- **Task brief**
Please give the data again in full, precisely as it is written.

Stored data entries:

══════

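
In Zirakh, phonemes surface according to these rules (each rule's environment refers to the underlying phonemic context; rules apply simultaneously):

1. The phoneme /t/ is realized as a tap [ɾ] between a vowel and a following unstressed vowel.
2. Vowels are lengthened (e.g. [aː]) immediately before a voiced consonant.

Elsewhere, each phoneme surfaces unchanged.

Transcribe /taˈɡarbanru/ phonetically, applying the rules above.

[taːˈɡaːrbaːnru]

/t/ — word-initial; rule 1 does not apply here → [t].
/a/ (between /t/ and /ɡ/): before a voiced consonant, so rule 2 applies → [aː].
/a/ meets the environment for rule 2 (before a voiced consonant) → [aː].
Rule 2 applies to /a/ (between /b/ and /n/: before a voiced consonant) → [aː].
/u/ — word-final; rule 2 does not apply here → [u].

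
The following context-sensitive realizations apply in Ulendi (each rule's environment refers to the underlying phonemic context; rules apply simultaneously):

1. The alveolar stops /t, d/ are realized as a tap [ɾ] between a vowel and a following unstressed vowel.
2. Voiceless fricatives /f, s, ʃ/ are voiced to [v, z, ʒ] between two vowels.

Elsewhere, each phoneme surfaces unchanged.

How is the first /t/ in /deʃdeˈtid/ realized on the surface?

[t]

/t/ (between /e/ and /i/) is in the target of rule 1 but the environment (between a vowel and a following unstressed vowel) is not met → [t].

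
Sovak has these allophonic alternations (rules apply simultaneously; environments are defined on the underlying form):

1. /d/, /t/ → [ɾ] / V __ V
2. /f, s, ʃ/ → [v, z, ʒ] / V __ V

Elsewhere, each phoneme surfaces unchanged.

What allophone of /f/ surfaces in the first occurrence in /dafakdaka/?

/f/ meets the environment for rule 2 (between two vowels) → [v].

[v]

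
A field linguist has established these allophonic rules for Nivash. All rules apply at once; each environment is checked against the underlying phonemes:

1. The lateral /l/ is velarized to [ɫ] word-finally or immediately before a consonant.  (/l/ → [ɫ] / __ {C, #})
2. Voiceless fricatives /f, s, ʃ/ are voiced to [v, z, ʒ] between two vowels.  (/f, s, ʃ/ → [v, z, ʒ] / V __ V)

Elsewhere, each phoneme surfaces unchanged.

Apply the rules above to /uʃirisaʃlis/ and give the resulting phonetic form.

[uʒirizaʃlis]

/u/ (word-initial): no rule targets it → [u].
/ʃ/ (between /u/ and /i/) occurs between two vowels → [ʒ] by rule 2.
/i/ — not in any rule's target class → [i].
/r/ stays [r].
/i/ (between /r/ and /s/): no rule targets it → [i].
Rule 2 applies to /s/ (between /i/ and /a/: between two vowels) → [z].
/a/ stays [a].
/ʃ/ (between /a/ and /l/): rule 2 targets it, but not between two vowels → unchanged [ʃ].
/l/ (between /ʃ/ and /i/): rule 1 targets it, but not word-finally or immediately before a consonant → unchanged [l].
/i/ stays [i].
/s/ (word-final) fails the environment for rule 2, so it stays [s].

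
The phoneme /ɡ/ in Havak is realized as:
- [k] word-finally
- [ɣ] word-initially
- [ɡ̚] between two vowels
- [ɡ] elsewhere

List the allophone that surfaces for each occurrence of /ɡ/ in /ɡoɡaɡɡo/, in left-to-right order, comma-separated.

Occurrence 1 (position 1): word-initially → [ɣ].
Occurrence 2 (position 3): between two vowels → [ɡ̚].
Occurrence 3 (position 5): no conditioning environment matches → elsewhere allophone [ɡ].
Occurrence 4 (position 6): no conditioning environment matches → elsewhere allophone [ɡ].

[ɣ], [ɡ̚], [ɡ], [ɡ]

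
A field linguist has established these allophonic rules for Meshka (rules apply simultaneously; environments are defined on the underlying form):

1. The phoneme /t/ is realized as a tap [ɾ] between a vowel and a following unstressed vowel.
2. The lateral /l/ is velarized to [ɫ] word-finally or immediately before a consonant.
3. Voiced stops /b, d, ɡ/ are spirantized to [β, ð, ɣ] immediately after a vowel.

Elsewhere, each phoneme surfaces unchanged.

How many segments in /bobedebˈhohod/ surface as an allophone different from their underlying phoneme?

Segments that undergo a rule: /b/ → [β] (rule 3); /d/ → [ð] (rule 3); /b/ → [β] (rule 3); /d/ → [ð] (rule 3).
All other segments surface unchanged.

4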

══════

- **Reply to the task**
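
In Zirakh, phonemes surface according to these rules (each rule's environment refers to the underlying phonemic context; rules apply simultaneously):

1. The phoneme /t/ is realized as a tap [ɾ] between a vowel and a following unstressed vowel.
2. Vowels are lengthened (e.g. [aː]) immediately before a voiced consonant.

Elsewhere, each phoneme surfaces unchanged.

Transcribe /taˈɡarbanru/ phonetically, applying the rules above.

[taːˈɡaːrbaːnru]

/t/ — word-initial; rule 1 does not apply here → [t].
/a/ (between /t/ and /ɡ/): before a voiced consonant, so rule 2 applies → [aː].
/a/ meets the environment for rule 2 (before a voiced consonant) → [aː].
Rule 2 applies to /a/ (between /b/ and /n/: before a voiced consonant) → [aː].
/u/ — word-final; rule 2 does not apply here → [u].

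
The following context-sensitive realizations apply in Ulendi (each rule's environment refers to the underlying phonemic context; rules apply simultaneously):

1. The alveolar stops /t, d/ are realized as a tap [ɾ] between a vowel and a following unstressed vowel.
2. Voiceless fricatives /f, s, ʃ/ are voiced to [v, z, ʒ] between two vowels.

Elsewhere, each phoneme surfaces unchanged.

How is the first /t/ in /deʃdeˈtid/ realized on the surface?

[t]

/t/ (between /e/ and /i/) is in the target of rule 1 but the environment (between a vowel and a following unstressed vowel) is not met → [t].

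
Sovak has these allophonic alternations (rules apply simultaneously; environments are defined on the underlying form):

1. /d/, /t/ → [ɾ] / V __ V
2. /f, s, ʃ/ → [v, z, ʒ] / V __ V

Elsewhere, each phoneme surfaces unchanged.

What allophone of /f/ surfaces in the first occurrence in /dafakdaka/?

/f/ meets the environment for rule 2 (between two vowels) → [v].

[v]

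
A field linguist has established these allophonic rules for Nivash. All rules apply at once; each environment is checked against the underlying phonemes:

1. The lateral /l/ is velarized to [ɫ] word-finally or immediately before a consonant.  (/l/ → [ɫ] / __ {C, #})
2. Voiceless fricatives /f, s, ʃ/ are voiced to [v, z, ʒ] between two vowels.  (/f, s, ʃ/ → [v, z, ʒ] / V __ V)

Elsewhere, each phoneme surfaces unchanged.

Apply the rules above to /uʃirisaʃlis/ and give the resulting phonetic form.

[uʒirizaʃlis]

/u/ (word-initial): no rule targets it → [u].
/ʃ/ (between /u/ and /i/) occurs between two vowels → [ʒ] by rule 2.
/i/ — not in any rule's target class → [i].
/r/ stays [r].
/i/ (between /r/ and /s/): no rule targets it → [i].
Rule 2 applies to /s/ (between /i/ and /a/: between two vowels) → [z].
/a/ stays [a].
/ʃ/ (between /a/ and /l/): rule 2 targets it, but not between two vowels → unchanged [ʃ].
/l/ (between /ʃ/ and /i/): rule 1 targets it, but not word-finally or immediately before a consonant → unchanged [l].
/i/ stays [i].
/s/ (word-final) fails the environment for rule 2, so it stays [s].

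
The phoneme /ɡ/ in Havak is realized as:
- [k] word-finally
- [ɣ] word-initially
- [ɡ̚] between two vowels
- [ɡ] elsewhere

List the allophone that surfaces for each occurrence of /ɡ/ in /ɡoɡaɡɡo/, in left-to-right order, comma-separated.

Occurrence 1 (position 1): word-initially → [ɣ].
Occurrence 2 (position 3): between two vowels → [ɡ̚].
Occurrence 3 (position 5): no conditioning environment matches → elsewhere allophone [ɡ].
Occurrence 4 (position 6): no conditioning environment matches → elsewhere allophone [ɡ].

[ɣ], [ɡ̚], [ɡ], [ɡ]

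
A field linguist has established these allophonic rules for Meshka (rules apply simultaneously; environments are defined on the underlying form):

1. The phoneme /t/ is realized as a tap [ɾ] between a vowel and a following unstressed vowel.
2. The lateral /l/ is velarized to [ɫ] word-finally or immediately before a consonant.
3. Voiced stops /b, d, ɡ/ are spirantized to [β, ð, ɣ] immediately after a vowel.

Elsewhere, each phoneme surfaces unchanged.

How many segments in /bobedebˈhohod/ surface as an allophone different from their underlying phoneme?

Segments that undergo a rule: /b/ → [β] (rule 3); /d/ → [ð] (rule 3); /b/ → [β] (rule 3); /d/ → [ð] (rule 3).
All other segments surface unchanged.

4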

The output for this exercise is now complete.